▼▼▼

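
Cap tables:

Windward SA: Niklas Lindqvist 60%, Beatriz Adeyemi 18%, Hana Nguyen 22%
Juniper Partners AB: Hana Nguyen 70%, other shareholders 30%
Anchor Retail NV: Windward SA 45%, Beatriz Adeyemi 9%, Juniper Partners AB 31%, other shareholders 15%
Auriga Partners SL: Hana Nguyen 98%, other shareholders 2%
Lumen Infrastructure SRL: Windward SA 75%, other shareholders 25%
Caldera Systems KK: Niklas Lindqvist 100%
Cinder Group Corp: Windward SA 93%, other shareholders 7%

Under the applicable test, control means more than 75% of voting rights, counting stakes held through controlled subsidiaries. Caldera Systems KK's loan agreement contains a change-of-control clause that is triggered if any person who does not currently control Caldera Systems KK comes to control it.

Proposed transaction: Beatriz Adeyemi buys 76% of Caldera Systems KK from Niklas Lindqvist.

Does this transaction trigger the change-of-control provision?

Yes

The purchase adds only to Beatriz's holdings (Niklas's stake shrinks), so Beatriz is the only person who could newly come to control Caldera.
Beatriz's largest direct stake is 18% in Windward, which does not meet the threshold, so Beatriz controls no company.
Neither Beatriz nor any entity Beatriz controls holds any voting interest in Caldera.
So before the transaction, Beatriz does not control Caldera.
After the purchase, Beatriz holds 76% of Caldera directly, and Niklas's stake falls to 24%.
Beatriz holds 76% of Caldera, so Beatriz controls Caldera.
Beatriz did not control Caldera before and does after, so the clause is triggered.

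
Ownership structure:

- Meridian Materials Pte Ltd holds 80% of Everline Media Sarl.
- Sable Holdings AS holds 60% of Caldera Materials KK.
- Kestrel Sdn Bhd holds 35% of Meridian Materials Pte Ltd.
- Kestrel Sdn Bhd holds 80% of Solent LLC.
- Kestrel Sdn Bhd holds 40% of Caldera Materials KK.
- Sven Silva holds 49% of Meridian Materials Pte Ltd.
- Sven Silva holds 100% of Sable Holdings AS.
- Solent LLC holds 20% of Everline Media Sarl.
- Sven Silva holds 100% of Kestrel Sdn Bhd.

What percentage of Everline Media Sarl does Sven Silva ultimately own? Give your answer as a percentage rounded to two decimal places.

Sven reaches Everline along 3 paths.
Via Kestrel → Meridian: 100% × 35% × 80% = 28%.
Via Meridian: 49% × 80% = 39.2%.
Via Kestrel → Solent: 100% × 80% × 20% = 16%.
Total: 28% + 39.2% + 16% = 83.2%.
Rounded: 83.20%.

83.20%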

▲▲▲
▼▼▼

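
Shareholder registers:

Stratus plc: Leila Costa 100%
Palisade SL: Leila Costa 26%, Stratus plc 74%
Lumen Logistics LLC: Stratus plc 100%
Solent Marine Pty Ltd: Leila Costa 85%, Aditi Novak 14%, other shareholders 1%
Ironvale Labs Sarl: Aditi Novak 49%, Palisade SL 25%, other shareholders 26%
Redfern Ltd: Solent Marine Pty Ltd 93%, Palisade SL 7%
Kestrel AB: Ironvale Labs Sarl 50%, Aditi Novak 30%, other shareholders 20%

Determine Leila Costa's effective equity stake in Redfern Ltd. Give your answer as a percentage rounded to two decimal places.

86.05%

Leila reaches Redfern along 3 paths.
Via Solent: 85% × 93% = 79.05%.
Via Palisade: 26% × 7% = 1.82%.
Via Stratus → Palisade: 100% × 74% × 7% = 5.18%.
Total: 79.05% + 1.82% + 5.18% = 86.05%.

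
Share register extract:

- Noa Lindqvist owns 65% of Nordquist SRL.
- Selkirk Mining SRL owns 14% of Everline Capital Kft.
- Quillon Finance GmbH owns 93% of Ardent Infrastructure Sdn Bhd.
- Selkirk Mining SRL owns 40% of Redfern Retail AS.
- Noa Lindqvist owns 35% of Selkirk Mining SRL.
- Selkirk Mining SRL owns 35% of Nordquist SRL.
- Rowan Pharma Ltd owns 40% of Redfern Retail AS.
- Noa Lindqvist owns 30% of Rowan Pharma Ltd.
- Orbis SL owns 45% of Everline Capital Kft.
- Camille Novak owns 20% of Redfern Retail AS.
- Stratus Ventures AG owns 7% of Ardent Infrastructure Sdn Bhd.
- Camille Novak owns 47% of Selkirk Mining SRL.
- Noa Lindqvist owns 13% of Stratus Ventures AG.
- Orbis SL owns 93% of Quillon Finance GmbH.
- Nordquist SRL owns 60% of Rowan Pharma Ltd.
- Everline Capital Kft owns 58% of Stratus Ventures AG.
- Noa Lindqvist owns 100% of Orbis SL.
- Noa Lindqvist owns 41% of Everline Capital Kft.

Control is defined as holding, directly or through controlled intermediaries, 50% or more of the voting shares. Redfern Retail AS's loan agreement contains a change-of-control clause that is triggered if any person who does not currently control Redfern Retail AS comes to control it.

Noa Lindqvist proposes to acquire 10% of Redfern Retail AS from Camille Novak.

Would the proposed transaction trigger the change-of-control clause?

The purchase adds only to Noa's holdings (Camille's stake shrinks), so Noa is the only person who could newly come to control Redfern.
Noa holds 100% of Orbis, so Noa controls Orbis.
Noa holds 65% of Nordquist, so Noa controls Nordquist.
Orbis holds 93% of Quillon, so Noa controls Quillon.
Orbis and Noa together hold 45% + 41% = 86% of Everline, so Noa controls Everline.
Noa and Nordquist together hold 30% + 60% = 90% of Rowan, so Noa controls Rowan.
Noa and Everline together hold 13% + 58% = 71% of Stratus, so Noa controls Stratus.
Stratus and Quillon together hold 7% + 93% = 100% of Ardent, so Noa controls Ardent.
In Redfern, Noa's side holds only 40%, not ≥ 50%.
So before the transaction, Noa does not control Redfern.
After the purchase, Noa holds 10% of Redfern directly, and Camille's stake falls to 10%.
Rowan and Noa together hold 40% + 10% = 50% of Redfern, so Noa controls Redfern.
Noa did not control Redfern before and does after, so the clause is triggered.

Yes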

▲▲▲
▼▼▼

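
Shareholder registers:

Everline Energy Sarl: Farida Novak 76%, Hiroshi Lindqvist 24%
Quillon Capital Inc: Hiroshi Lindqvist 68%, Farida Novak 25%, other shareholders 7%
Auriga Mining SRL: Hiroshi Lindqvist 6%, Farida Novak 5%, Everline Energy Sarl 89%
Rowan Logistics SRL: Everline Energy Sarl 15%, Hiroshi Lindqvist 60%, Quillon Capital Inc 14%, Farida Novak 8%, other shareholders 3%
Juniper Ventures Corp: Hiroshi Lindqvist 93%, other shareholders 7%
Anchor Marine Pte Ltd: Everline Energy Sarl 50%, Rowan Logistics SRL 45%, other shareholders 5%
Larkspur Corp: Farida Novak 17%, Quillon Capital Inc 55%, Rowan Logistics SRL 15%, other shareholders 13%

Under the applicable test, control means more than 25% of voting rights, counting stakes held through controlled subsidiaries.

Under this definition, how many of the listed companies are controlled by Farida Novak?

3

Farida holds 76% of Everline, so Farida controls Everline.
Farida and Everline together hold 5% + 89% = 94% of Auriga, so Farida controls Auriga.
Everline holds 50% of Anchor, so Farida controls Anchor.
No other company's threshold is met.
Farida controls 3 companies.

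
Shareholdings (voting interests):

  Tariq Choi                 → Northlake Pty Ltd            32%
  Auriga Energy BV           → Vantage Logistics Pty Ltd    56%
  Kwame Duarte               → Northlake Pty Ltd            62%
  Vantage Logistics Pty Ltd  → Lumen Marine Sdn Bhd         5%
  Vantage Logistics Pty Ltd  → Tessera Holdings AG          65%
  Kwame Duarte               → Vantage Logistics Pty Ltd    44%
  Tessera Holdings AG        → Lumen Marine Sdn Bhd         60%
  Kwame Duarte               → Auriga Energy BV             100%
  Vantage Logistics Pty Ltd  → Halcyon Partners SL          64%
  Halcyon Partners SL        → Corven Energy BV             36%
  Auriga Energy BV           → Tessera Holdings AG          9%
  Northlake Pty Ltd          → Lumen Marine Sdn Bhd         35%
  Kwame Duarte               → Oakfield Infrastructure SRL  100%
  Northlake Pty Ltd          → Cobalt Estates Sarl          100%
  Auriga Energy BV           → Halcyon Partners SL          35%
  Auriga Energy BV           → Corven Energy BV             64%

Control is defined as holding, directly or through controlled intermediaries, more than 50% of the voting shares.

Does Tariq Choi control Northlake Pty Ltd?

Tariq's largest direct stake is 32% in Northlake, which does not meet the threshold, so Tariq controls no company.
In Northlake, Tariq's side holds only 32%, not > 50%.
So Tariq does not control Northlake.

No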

▲▲▲

## WORK TO BE COMPLETED
Within the material above, copy exactly the lines from the line that holds "Windward SA: Niklas" up to and including the line that holds "Proposed transaction: Beatriz".

## RESPONSE AREA
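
Windward SA: Niklas Lindqvist 60%, Beatriz Adeyemi 18%, Hana Nguyen 22%
Juniper Partners AB: Hana Nguyen 70%, other shareholders 30%
Anchor Retail NV: Windward SA 45%, Beatriz Adeyemi 9%, Juniper Partners AB 31%, other shareholders 15%
Auriga Partners SL: Hana Nguyen 98%, other shareholders 2%
Lumen Infrastructure SRL: Windward SA 75%, other shareholders 25%
Caldera Systems KK: Niklas Lindqvist 100%
Cinder Group Corp: Windward SA 93%, other shareholders 7%

Under the applicable test, control means more than 75% of voting rights, counting stakes held through controlled subsidiaries. Caldera Systems KK's loan agreement contains a change-of-control clause that is triggered if any person who does not currently control Caldera Systems KK comes to control it.

Proposed transaction: Beatriz Adeyemi buys 76% of Caldera Systems KK from Niklas Lindqvist.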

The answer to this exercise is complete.